SUPPLIED ENTRIES:
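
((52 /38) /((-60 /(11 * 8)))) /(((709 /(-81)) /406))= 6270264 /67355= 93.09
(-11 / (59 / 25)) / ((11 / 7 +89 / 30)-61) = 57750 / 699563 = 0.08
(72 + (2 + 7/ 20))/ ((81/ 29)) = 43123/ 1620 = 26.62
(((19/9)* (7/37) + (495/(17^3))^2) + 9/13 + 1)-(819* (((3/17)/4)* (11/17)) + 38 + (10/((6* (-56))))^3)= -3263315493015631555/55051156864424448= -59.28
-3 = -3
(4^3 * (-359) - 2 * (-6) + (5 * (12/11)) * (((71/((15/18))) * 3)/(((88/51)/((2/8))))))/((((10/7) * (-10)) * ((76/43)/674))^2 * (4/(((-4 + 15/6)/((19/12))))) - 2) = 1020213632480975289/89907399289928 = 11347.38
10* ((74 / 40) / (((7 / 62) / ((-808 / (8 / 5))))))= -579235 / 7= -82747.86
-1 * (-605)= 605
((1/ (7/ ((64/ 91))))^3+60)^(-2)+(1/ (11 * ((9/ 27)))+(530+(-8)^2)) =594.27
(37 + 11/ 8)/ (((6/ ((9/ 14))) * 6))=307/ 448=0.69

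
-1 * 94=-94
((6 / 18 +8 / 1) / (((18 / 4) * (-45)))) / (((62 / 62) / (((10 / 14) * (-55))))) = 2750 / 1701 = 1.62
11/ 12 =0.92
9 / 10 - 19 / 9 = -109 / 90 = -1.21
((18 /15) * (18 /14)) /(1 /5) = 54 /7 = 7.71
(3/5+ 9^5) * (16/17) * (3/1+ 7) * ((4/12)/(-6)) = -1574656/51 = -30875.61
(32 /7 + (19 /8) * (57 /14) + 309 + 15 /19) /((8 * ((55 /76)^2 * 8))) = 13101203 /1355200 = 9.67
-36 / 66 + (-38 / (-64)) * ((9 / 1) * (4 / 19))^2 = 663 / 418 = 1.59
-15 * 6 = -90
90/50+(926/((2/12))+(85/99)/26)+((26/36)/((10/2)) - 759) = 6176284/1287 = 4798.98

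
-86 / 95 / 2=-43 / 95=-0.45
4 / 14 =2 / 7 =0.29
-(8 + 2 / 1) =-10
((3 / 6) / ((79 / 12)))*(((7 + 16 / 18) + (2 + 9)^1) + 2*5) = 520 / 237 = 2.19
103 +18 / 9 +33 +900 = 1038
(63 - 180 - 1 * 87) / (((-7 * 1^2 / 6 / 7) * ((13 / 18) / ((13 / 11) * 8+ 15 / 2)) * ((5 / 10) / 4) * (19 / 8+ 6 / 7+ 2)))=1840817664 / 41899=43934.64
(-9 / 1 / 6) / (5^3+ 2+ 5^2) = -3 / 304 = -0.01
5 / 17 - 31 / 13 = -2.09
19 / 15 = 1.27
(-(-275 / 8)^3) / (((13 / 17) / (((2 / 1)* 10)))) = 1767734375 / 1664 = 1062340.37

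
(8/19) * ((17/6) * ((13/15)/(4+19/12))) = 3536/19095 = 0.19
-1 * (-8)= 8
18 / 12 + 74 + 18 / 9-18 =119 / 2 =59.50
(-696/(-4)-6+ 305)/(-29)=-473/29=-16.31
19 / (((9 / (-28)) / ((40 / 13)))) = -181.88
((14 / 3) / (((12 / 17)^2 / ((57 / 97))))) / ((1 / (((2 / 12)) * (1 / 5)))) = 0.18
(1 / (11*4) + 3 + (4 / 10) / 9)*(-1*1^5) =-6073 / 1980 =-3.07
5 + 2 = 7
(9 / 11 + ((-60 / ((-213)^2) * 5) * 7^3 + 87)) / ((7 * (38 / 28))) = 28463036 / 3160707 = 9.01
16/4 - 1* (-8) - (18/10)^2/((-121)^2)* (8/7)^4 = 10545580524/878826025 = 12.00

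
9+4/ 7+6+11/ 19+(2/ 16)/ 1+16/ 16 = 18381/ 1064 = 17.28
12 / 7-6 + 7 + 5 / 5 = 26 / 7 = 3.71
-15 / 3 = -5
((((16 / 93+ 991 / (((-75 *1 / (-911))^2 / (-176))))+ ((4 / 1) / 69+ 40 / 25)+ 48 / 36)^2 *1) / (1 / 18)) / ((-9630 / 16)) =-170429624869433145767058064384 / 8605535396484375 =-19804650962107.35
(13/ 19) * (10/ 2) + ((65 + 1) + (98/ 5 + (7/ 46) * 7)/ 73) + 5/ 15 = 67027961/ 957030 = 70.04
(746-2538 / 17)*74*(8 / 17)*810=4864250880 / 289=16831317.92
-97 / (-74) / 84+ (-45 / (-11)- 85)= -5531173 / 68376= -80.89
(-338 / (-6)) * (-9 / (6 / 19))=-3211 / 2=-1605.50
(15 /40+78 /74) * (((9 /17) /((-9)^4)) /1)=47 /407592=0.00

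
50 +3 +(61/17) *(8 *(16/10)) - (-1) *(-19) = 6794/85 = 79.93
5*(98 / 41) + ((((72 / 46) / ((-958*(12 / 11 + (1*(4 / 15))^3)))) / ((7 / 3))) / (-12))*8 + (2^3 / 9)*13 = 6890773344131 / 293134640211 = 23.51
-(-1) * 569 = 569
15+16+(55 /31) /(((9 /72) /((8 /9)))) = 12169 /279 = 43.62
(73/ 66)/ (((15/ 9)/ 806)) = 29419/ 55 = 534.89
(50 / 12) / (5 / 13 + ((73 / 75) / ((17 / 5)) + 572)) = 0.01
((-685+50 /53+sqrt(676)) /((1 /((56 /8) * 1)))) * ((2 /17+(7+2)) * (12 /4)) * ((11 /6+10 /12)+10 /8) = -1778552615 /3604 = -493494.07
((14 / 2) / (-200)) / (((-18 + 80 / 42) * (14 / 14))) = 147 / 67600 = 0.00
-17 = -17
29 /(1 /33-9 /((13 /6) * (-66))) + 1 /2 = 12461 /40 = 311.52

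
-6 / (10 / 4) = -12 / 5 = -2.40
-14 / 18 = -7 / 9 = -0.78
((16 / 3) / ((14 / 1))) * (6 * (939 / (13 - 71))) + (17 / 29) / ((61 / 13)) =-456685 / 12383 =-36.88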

WHAT YOU NEED TO DO: Whatever appears in the data above is to be set down exactly.

EXERCISE ANSWER:
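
((52 /38) /((-60 /(11 * 8)))) /(((709 /(-81)) /406))= 6270264 /67355= 93.09
(-11 / (59 / 25)) / ((11 / 7 +89 / 30)-61) = 57750 / 699563 = 0.08
(72 + (2 + 7/ 20))/ ((81/ 29)) = 43123/ 1620 = 26.62
(((19/9)* (7/37) + (495/(17^3))^2) + 9/13 + 1)-(819* (((3/17)/4)* (11/17)) + 38 + (10/((6* (-56))))^3)= -3263315493015631555/55051156864424448= -59.28
-3 = -3
(4^3 * (-359) - 2 * (-6) + (5 * (12/11)) * (((71/((15/18))) * 3)/(((88/51)/((2/8))))))/((((10/7) * (-10)) * ((76/43)/674))^2 * (4/(((-4 + 15/6)/((19/12))))) - 2) = 1020213632480975289/89907399289928 = 11347.38
10* ((74 / 40) / (((7 / 62) / ((-808 / (8 / 5))))))= -579235 / 7= -82747.86
-1 * (-605)= 605
((1/ (7/ ((64/ 91))))^3+60)^(-2)+(1/ (11 * ((9/ 27)))+(530+(-8)^2)) =594.27
(37 + 11/ 8)/ (((6/ ((9/ 14))) * 6))=307/ 448=0.69

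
-1 * 94=-94
((6 / 18 +8 / 1) / (((18 / 4) * (-45)))) / (((62 / 62) / (((10 / 14) * (-55))))) = 2750 / 1701 = 1.62
11/ 12 =0.92
9 / 10 - 19 / 9 = -109 / 90 = -1.21
((18 /15) * (18 /14)) /(1 /5) = 54 /7 = 7.71
(3/5+ 9^5) * (16/17) * (3/1+ 7) * ((4/12)/(-6)) = -1574656/51 = -30875.61
(32 /7 + (19 /8) * (57 /14) + 309 + 15 /19) /((8 * ((55 /76)^2 * 8))) = 13101203 /1355200 = 9.67
-36 / 66 + (-38 / (-64)) * ((9 / 1) * (4 / 19))^2 = 663 / 418 = 1.59
-15 * 6 = -90
90/50+(926/((2/12))+(85/99)/26)+((26/36)/((10/2)) - 759) = 6176284/1287 = 4798.98

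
-86 / 95 / 2=-43 / 95=-0.45
4 / 14 =2 / 7 =0.29
-(8 + 2 / 1) =-10
((3 / 6) / ((79 / 12)))*(((7 + 16 / 18) + (2 + 9)^1) + 2*5) = 520 / 237 = 2.19
103 +18 / 9 +33 +900 = 1038
(63 - 180 - 1 * 87) / (((-7 * 1^2 / 6 / 7) * ((13 / 18) / ((13 / 11) * 8+ 15 / 2)) * ((5 / 10) / 4) * (19 / 8+ 6 / 7+ 2)))=1840817664 / 41899=43934.64
(-9 / 1 / 6) / (5^3+ 2+ 5^2) = -3 / 304 = -0.01
5 / 17 - 31 / 13 = -2.09
19 / 15 = 1.27
(-(-275 / 8)^3) / (((13 / 17) / (((2 / 1)* 10)))) = 1767734375 / 1664 = 1062340.37

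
(8/19) * ((17/6) * ((13/15)/(4+19/12))) = 3536/19095 = 0.19
-1 * (-8)= 8
18 / 12 + 74 + 18 / 9-18 =119 / 2 =59.50
(-696/(-4)-6+ 305)/(-29)=-473/29=-16.31
19 / (((9 / (-28)) / ((40 / 13)))) = -181.88
((14 / 3) / (((12 / 17)^2 / ((57 / 97))))) / ((1 / (((2 / 12)) * (1 / 5)))) = 0.18
(1 / (11*4) + 3 + (4 / 10) / 9)*(-1*1^5) =-6073 / 1980 =-3.07
5 + 2 = 7
(9 / 11 + ((-60 / ((-213)^2) * 5) * 7^3 + 87)) / ((7 * (38 / 28))) = 28463036 / 3160707 = 9.01
16/4 - 1* (-8) - (18/10)^2/((-121)^2)* (8/7)^4 = 10545580524/878826025 = 12.00

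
9+4/ 7+6+11/ 19+(2/ 16)/ 1+16/ 16 = 18381/ 1064 = 17.28
12 / 7-6 + 7 + 5 / 5 = 26 / 7 = 3.71
-15 / 3 = -5
((((16 / 93+ 991 / (((-75 *1 / (-911))^2 / (-176))))+ ((4 / 1) / 69+ 40 / 25)+ 48 / 36)^2 *1) / (1 / 18)) / ((-9630 / 16)) =-170429624869433145767058064384 / 8605535396484375 =-19804650962107.35
(13/ 19) * (10/ 2) + ((65 + 1) + (98/ 5 + (7/ 46) * 7)/ 73) + 5/ 15 = 67027961/ 957030 = 70.04
(746-2538 / 17)*74*(8 / 17)*810=4864250880 / 289=16831317.92
-97 / (-74) / 84+ (-45 / (-11)- 85)= -5531173 / 68376= -80.89
(-338 / (-6)) * (-9 / (6 / 19))=-3211 / 2=-1605.50
(15 /40+78 /74) * (((9 /17) /((-9)^4)) /1)=47 /407592=0.00

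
50 +3 +(61/17) *(8 *(16/10)) - (-1) *(-19) = 6794/85 = 79.93
5*(98 / 41) + ((((72 / 46) / ((-958*(12 / 11 + (1*(4 / 15))^3)))) / ((7 / 3))) / (-12))*8 + (2^3 / 9)*13 = 6890773344131 / 293134640211 = 23.51
-(-1) * 569 = 569
15+16+(55 /31) /(((9 /72) /((8 /9)))) = 12169 /279 = 43.62
(73/ 66)/ (((15/ 9)/ 806)) = 29419/ 55 = 534.89
(50 / 12) / (5 / 13 + ((73 / 75) / ((17 / 5)) + 572)) = 0.01
((-685+50 /53+sqrt(676)) /((1 /((56 /8) * 1)))) * ((2 /17+(7+2)) * (12 /4)) * ((11 /6+10 /12)+10 /8) = -1778552615 /3604 = -493494.07
((14 / 2) / (-200)) / (((-18 + 80 / 42) * (14 / 14))) = 147 / 67600 = 0.00
-17 = -17
29 /(1 /33-9 /((13 /6) * (-66))) + 1 /2 = 12461 /40 = 311.52

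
-6 / (10 / 4) = -12 / 5 = -2.40
-14 / 18 = -7 / 9 = -0.78
((16 / 3) / ((14 / 1))) * (6 * (939 / (13 - 71))) + (17 / 29) / ((61 / 13)) =-456685 / 12383 =-36.88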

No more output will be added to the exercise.